The records below are to be transcribed in full, exactly as given.
================================
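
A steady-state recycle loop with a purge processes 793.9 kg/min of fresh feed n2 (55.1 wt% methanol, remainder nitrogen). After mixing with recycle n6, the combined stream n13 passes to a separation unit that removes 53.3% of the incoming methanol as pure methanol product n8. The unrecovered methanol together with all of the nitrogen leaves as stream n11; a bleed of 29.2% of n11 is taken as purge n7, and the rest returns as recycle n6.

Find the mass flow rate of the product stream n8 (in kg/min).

methanol in n13: m_A = 793.9×0.551 + (1−0.292)·(1−0.533)·m_A, so m_A = 437.44/0.6694 = 653.51 kg/min.
Product n8 = 0.533×653.51 = 348.32 kg/min.

348.3 kg/min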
================================
● **Task solution**:
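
A steady-state recycle loop with a purge processes 793.9 kg/min of fresh feed n2 (55.1 wt% methanol, remainder nitrogen). After mixing with recycle n6, the combined stream n13 passes to a separation unit that removes 53.3% of the incoming methanol as pure methanol product n8. The unrecovered methanol together with all of the nitrogen leaves as stream n11; a bleed of 29.2% of n11 is taken as purge n7, and the rest returns as recycle n6.

Find the mass flow rate of the product stream n8 (in kg/min).

methanol in n13: m_A = 793.9×0.551 + (1−0.292)·(1−0.533)·m_A, so m_A = 437.44/0.6694 = 653.51 kg/min.
Product n8 = 0.533×653.51 = 348.32 kg/min.

348.3 kg/min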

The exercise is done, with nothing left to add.